What you are asked to do: In this exercise, the data must be written out exactly.

Data to examine:

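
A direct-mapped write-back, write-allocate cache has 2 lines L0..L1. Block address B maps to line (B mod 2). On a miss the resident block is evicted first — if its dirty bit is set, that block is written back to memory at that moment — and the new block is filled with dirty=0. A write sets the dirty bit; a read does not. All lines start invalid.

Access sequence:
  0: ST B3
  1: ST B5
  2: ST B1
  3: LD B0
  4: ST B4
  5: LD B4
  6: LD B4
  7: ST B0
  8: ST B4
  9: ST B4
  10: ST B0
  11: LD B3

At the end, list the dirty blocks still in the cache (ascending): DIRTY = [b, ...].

DIRTY = [0]

0: W B3 -> L1 miss  d=D]
1: W B5 -> L1 miss wb->B3  d=D]
2: W B1 -> L1 miss wb->B5  d=D]
3: R B0 -> L0 miss  d=-]
4: W B4 -> L0 miss  d=D]
5: R B4 -> L0 hit  d=D]
6: R B4 -> L0 hit  d=D]
7: W B0 -> L0 miss wb->B4  d=D]
8: W B4 -> L0 miss wb->B0  d=D]
9: W B4 -> L0 hit  d=D]
10: W B0 -> L0 miss wb->B4  d=D]
11: R B3 -> L1 miss wb->B1  d=-]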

Answer:
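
A direct-mapped write-back, write-allocate cache has 2 lines L0..L1. Block address B maps to line (B mod 2). On a miss the resident block is evicted first — if its dirty bit is set, that block is written back to memory at that moment — and the new block is filled with dirty=0. A write sets the dirty bit; a read does not. All lines start invalid.

Access sequence:
  0: ST B3
  1: ST B5
  2: ST B1
  3: LD B0
  4: ST B4
  5: LD B4
  6: LD B4
  7: ST B0
  8: ST B4
  9: ST B4
  10: ST B0
  11: LD B3

At the end, list the dirty blocks still in the cache (ascending): DIRTY = [b, ...].

DIRTY = [0]

0: W B3 -> L1 miss  d=D]
1: W B5 -> L1 miss wb->B3  d=D]
2: W B1 -> L1 miss wb->B5  d=D]
3: R B0 -> L0 miss  d=-]
4: W B4 -> L0 miss  d=D]
5: R B4 -> L0 hit  d=D]
6: R B4 -> L0 hit  d=D]
7: W B0 -> L0 miss wb->B4  d=D]
8: W B4 -> L0 miss wb->B0  d=D]
9: W B4 -> L0 hit  d=D]
10: W B0 -> L0 miss wb->B4  d=D]
11: R B3 -> L1 miss wb->B1  d=-]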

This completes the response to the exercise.